ASSIGNMENT: Write out, word for word, the line that contains "Starting with 418" and each line after it down to the last line of the data below. Include nothing more.

---+---

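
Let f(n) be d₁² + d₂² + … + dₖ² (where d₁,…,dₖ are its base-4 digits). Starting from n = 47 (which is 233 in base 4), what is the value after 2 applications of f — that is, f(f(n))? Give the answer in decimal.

47 = (2,3,3)_4 → 2² + 3² + 3² = 4 + 9 + 9 = 22
22 = (1,1,2)_4 → 1² + 1² + 2² = 1 + 1 + 4 = 6

6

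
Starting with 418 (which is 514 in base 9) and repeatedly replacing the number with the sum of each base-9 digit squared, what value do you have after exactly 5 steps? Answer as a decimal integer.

74

418 = (5,1,4)_9 → 5² + 1² + 4² = 25 + 1 + 16 = 42
42 = (4,6)_9 → 4² + 6² = 16 + 36 = 52
52 = (5,7)_9 → 5² + 7² = 25 + 49 = 74
74 = (8,2)_9 → 8² + 2² = 64 + 4 = 68
68 = (7,5)_9 → 7² + 5² = 49 + 25 = 74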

---+---

ANSWER FOR THIS EXERCISE:
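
Starting with 418 (which is 514 in base 9) and repeatedly replacing the number with the sum of each base-9 digit squared, what value do you have after exactly 5 steps? Answer as a decimal integer.

74

418 = (5,1,4)_9 → 5² + 1² + 4² = 25 + 1 + 16 = 42
42 = (4,6)_9 → 4² + 6² = 16 + 36 = 52
52 = (5,7)_9 → 5² + 7² = 25 + 49 = 74
74 = (8,2)_9 → 8² + 2² = 64 + 4 = 68
68 = (7,5)_9 → 7² + 5² = 49 + 25 = 74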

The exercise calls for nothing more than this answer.